Exercise data
———

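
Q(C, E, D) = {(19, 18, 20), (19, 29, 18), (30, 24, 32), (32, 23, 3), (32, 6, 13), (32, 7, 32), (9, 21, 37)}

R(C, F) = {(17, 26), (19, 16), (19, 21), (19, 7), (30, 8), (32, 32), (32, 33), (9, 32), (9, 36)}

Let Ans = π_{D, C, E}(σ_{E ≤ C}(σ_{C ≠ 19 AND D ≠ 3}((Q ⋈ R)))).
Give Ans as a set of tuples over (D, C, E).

Natural join on C: {(19, 18, 20, 16), (19, 18, 20, 21), (19, 18, 20, 7), (19, 29, 18, 16), (19, 29, 18, 21), (19, 29, 18, 7), (30, 24, 32, 8), (32, 23, 3, 32), (32, 23, 3, 33), (32, 6, 13, 32), (32, 6, 13, 33), (32, 7, 32, 32), (32, 7, 32, 33), (9, 21, 37, 32), (9, 21, 37, 36)}
Selection C ≠ 19 AND D ≠ 3: {(30, 24, 32, 8), (32, 6, 13, 32), (32, 6, 13, 33), (32, 7, 32, 32), (32, 7, 32, 33), (9, 21, 37, 32), (9, 21, 37, 36)}
Selection E ≤ C: {(30, 24, 32, 8), (32, 6, 13, 32), (32, 6, 13, 33), (32, 7, 32, 32), (32, 7, 32, 33)}
Keep only column(s) D, C, E (2 duplicate(s) eliminated): {(13, 32, 6), (32, 30, 24), (32, 32, 7)}

{(13, 32, 6), (32, 30, 24), (32, 32, 7)}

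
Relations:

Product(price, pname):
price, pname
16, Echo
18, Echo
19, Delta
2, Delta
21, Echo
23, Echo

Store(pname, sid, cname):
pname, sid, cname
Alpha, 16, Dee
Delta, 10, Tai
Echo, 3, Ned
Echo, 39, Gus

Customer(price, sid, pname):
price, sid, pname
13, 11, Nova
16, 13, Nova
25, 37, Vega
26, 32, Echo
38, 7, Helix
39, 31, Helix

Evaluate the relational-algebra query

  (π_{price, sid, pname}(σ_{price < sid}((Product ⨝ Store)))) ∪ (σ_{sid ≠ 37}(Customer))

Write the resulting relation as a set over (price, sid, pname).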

———

Exercise directions
Take the lines from the first line of the listing to the line containing "Evaluate the relational-algebra query". Please print them exactly, ends included, with nothing else.

Output below
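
Q(C, E, D) = {(19, 18, 20), (19, 29, 18), (30, 24, 32), (32, 23, 3), (32, 6, 13), (32, 7, 32), (9, 21, 37)}

R(C, F) = {(17, 26), (19, 16), (19, 21), (19, 7), (30, 8), (32, 32), (32, 33), (9, 32), (9, 36)}

Let Ans = π_{D, C, E}(σ_{E ≤ C}(σ_{C ≠ 19 AND D ≠ 3}((Q ⋈ R)))).
Give Ans as a set of tuples over (D, C, E).

Natural join on C: {(19, 18, 20, 16), (19, 18, 20, 21), (19, 18, 20, 7), (19, 29, 18, 16), (19, 29, 18, 21), (19, 29, 18, 7), (30, 24, 32, 8), (32, 23, 3, 32), (32, 23, 3, 33), (32, 6, 13, 32), (32, 6, 13, 33), (32, 7, 32, 32), (32, 7, 32, 33), (9, 21, 37, 32), (9, 21, 37, 36)}
Selection C ≠ 19 AND D ≠ 3: {(30, 24, 32, 8), (32, 6, 13, 32), (32, 6, 13, 33), (32, 7, 32, 32), (32, 7, 32, 33), (9, 21, 37, 32), (9, 21, 37, 36)}
Selection E ≤ C: {(30, 24, 32, 8), (32, 6, 13, 32), (32, 6, 13, 33), (32, 7, 32, 32), (32, 7, 32, 33)}
Keep only column(s) D, C, E (2 duplicate(s) eliminated): {(13, 32, 6), (32, 30, 24), (32, 32, 7)}

{(13, 32, 6), (32, 30, 24), (32, 32, 7)}

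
Relations:

Product(price, pname):
price, pname
16, Echo
18, Echo
19, Delta
2, Delta
21, Echo
23, Echo

Store(pname, sid, cname):
pname, sid, cname
Alpha, 16, Dee
Delta, 10, Tai
Echo, 3, Ned
Echo, 39, Gus

Customer(price, sid, pname):
price, sid, pname
13, 11, Nova
16, 13, Nova
25, 37, Vega
26, 32, Echo
38, 7, Helix
39, 31, Helix

Evaluate the relational-algebra query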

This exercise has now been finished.